**Entries supplied:**
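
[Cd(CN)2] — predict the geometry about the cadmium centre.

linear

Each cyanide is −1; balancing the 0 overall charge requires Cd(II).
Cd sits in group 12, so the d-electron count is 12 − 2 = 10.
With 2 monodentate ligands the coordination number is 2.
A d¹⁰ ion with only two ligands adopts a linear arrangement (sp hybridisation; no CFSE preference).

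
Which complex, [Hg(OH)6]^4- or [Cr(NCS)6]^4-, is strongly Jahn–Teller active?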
* * *
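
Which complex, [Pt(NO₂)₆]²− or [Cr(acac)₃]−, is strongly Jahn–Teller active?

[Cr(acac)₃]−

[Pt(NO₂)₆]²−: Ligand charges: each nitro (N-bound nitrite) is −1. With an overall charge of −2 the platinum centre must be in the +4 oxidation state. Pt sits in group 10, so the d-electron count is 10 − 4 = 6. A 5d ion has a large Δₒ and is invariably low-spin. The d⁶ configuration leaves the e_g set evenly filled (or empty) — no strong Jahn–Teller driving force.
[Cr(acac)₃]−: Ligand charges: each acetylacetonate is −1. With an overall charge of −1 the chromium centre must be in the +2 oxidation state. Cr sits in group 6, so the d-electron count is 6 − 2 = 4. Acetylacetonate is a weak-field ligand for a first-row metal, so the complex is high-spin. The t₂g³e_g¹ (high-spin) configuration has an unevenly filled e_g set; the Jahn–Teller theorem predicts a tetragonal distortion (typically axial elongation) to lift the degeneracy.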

**Problem details:**
Only the lines above starting with the one with "[Cd(CN)2] — predict" and going through the one with "Which complex, [Hg(OH)6]^4- or" are to be copied, word for word and with both ends kept.

**Solution below:**
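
[Cd(CN)2] — predict the geometry about the cadmium centre.

linear

Each cyanide is −1; balancing the 0 overall charge requires Cd(II).
Cd sits in group 12, so the d-electron count is 12 − 2 = 10.
With 2 monodentate ligands the coordination number is 2.
A d¹⁰ ion with only two ligands adopts a linear arrangement (sp hybridisation; no CFSE preference).

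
Which complex, [Hg(OH)6]^4- or [Cr(NCS)6]^4-, is strongly Jahn–Teller active?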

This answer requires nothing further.